_Description of the task_:
From the entries that follow, copy each line in which "uses" appears.

_Data to use_:

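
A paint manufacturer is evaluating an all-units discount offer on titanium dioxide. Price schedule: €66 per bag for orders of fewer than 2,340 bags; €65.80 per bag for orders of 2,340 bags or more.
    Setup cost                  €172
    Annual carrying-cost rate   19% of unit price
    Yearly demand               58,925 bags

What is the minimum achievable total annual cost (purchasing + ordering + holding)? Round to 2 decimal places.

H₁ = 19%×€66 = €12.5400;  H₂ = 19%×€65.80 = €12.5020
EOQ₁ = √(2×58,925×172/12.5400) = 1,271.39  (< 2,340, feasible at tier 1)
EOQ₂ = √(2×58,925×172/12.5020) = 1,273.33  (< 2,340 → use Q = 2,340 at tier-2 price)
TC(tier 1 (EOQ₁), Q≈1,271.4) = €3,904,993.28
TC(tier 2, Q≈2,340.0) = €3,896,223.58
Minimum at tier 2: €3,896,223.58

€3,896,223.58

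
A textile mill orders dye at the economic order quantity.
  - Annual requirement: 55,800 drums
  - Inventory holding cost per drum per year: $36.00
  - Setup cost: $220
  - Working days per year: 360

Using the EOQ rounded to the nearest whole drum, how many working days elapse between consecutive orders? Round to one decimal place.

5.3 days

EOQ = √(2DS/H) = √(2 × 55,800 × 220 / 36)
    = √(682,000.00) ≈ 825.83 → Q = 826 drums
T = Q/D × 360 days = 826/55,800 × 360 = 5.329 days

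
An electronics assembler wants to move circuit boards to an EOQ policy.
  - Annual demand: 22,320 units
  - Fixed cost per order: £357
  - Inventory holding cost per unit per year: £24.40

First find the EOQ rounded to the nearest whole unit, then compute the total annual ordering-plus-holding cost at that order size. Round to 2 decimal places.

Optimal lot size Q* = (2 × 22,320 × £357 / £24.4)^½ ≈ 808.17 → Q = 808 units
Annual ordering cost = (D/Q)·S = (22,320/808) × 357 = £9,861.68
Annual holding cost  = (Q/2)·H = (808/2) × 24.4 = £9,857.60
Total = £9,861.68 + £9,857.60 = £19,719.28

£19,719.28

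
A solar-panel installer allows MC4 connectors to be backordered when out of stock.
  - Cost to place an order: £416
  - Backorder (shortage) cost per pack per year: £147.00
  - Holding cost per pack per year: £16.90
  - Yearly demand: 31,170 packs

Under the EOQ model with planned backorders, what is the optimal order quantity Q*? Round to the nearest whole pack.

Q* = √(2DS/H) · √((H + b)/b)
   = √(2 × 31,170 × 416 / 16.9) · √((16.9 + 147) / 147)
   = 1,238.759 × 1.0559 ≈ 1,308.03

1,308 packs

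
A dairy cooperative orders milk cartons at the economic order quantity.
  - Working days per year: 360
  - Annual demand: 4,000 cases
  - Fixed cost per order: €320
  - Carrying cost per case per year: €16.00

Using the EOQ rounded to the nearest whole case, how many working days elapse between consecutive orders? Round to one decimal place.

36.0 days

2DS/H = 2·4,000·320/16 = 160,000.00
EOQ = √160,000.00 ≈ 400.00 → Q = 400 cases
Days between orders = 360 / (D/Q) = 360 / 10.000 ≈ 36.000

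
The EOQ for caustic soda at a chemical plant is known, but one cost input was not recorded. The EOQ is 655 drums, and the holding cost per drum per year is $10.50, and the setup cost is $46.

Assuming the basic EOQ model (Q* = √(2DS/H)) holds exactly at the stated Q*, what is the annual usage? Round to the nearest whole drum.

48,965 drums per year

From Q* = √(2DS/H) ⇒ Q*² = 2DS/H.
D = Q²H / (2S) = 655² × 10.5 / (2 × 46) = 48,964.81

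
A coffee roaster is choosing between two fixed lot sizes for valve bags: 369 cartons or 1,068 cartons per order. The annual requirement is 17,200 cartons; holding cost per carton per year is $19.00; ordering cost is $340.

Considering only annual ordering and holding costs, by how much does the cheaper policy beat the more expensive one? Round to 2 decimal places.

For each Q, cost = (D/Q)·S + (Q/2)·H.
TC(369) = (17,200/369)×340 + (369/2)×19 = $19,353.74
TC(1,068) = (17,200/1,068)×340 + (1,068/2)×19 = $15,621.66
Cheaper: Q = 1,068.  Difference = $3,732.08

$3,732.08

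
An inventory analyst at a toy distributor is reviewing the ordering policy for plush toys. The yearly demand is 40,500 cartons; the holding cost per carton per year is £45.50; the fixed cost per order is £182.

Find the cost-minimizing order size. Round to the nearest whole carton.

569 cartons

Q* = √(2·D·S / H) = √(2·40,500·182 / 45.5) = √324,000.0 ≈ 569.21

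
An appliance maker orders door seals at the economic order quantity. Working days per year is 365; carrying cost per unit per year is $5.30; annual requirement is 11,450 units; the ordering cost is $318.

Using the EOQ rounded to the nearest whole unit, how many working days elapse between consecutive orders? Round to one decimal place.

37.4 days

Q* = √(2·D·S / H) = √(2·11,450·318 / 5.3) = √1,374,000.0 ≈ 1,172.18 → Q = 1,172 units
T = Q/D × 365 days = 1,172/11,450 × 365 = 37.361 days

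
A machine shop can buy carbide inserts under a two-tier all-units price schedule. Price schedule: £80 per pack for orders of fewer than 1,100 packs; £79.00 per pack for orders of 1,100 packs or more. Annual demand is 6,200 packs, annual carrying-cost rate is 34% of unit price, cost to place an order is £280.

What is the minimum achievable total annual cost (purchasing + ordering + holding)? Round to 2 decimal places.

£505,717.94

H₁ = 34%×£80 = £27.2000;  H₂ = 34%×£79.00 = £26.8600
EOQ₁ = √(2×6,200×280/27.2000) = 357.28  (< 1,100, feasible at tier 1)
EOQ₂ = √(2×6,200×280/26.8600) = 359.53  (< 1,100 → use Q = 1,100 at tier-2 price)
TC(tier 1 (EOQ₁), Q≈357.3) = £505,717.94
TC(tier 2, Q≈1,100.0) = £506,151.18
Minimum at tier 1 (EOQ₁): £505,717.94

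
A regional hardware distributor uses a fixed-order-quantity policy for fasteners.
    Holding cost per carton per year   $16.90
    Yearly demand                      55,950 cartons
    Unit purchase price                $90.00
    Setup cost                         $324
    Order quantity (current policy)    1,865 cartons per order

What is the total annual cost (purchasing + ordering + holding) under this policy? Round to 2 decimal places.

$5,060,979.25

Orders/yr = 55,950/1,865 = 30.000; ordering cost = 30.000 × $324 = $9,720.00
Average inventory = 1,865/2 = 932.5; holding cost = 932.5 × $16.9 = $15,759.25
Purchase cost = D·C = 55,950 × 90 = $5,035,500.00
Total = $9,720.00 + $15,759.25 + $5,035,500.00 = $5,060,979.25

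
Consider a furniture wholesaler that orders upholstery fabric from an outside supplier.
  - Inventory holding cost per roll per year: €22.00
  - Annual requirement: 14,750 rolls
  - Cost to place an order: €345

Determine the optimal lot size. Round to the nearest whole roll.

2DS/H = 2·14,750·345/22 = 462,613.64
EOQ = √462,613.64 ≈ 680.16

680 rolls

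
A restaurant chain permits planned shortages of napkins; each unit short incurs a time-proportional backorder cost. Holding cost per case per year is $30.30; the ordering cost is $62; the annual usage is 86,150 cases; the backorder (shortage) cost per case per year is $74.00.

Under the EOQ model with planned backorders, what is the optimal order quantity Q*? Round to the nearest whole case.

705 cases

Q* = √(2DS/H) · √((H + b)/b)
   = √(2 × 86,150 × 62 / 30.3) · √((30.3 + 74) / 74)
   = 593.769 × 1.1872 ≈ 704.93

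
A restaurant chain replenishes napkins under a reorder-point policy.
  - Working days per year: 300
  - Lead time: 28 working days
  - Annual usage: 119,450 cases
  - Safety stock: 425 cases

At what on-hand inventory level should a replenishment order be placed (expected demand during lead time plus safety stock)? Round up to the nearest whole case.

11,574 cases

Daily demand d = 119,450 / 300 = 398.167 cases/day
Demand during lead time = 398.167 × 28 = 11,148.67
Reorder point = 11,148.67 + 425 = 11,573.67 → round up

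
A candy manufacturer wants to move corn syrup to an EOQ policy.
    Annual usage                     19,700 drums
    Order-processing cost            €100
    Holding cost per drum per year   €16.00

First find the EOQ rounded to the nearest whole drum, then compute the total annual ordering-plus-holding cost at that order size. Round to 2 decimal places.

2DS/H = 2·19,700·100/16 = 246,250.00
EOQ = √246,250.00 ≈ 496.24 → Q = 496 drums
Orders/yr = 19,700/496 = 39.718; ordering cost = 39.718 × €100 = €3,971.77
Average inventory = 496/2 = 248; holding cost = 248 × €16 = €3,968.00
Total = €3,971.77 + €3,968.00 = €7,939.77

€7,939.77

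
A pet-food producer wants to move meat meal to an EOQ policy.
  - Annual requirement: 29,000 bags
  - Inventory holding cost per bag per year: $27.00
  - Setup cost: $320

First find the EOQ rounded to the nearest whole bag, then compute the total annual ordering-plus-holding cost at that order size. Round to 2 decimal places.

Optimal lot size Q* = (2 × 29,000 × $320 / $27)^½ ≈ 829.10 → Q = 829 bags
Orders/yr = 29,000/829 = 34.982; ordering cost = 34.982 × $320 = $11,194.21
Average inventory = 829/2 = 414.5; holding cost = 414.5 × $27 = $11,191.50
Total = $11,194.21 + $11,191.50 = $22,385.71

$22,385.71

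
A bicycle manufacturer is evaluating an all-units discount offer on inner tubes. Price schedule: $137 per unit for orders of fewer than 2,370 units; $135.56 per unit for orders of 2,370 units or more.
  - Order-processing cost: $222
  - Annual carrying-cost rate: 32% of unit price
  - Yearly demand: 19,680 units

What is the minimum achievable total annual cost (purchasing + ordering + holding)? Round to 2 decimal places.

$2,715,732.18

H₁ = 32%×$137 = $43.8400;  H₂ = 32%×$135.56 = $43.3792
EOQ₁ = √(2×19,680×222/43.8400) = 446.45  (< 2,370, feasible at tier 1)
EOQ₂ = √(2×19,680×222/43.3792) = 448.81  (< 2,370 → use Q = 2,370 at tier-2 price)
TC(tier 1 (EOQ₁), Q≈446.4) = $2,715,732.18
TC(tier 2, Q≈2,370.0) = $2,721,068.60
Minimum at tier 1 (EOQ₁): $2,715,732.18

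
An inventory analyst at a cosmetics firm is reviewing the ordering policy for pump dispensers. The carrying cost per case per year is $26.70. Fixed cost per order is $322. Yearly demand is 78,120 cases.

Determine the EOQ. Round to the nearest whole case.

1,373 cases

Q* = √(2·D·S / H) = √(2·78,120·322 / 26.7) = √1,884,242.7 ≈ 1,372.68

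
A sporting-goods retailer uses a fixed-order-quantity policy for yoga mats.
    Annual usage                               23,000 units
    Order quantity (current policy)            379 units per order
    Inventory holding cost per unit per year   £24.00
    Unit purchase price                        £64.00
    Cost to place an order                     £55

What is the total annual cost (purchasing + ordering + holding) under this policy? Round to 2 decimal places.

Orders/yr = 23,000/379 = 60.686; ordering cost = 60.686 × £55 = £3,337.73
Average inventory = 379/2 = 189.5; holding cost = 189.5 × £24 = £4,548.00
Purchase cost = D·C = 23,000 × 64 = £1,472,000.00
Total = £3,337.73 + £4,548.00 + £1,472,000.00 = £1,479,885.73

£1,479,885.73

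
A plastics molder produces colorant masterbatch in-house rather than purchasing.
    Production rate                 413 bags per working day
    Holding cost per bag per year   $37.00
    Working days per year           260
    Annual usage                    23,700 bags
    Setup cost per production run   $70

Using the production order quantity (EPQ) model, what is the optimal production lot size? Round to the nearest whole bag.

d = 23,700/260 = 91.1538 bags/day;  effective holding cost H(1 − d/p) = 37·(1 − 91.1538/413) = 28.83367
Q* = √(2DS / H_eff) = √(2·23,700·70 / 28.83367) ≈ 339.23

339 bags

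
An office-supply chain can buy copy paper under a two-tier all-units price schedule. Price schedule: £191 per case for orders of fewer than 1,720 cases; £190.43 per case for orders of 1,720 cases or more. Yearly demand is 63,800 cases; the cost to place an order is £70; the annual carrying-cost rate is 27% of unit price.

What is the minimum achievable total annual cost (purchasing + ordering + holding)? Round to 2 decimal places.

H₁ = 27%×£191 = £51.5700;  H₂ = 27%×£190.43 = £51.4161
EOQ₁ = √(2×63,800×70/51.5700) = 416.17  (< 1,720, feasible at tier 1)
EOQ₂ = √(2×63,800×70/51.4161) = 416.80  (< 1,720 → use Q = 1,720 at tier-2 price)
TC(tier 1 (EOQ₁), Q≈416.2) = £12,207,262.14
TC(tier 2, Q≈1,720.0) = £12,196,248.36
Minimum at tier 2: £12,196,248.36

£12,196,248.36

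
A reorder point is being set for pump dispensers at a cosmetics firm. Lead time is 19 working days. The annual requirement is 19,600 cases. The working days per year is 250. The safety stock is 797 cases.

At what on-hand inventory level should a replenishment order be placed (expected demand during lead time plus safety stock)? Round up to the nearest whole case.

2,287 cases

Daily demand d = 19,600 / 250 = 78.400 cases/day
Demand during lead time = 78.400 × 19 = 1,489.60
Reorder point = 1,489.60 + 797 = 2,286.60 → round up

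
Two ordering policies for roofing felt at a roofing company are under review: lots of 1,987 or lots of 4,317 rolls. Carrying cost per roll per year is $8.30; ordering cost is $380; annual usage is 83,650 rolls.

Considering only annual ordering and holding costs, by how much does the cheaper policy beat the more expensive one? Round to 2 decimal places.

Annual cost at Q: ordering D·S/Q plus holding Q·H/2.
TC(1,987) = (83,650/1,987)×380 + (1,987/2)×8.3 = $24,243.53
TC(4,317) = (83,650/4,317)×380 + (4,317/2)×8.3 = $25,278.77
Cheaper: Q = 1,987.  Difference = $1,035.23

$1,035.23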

_Output_:
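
A regional hardware distributor uses a fixed-order-quantity policy for fasteners.
A sporting-goods retailer uses a fixed-order-quantity policy for yoga mats.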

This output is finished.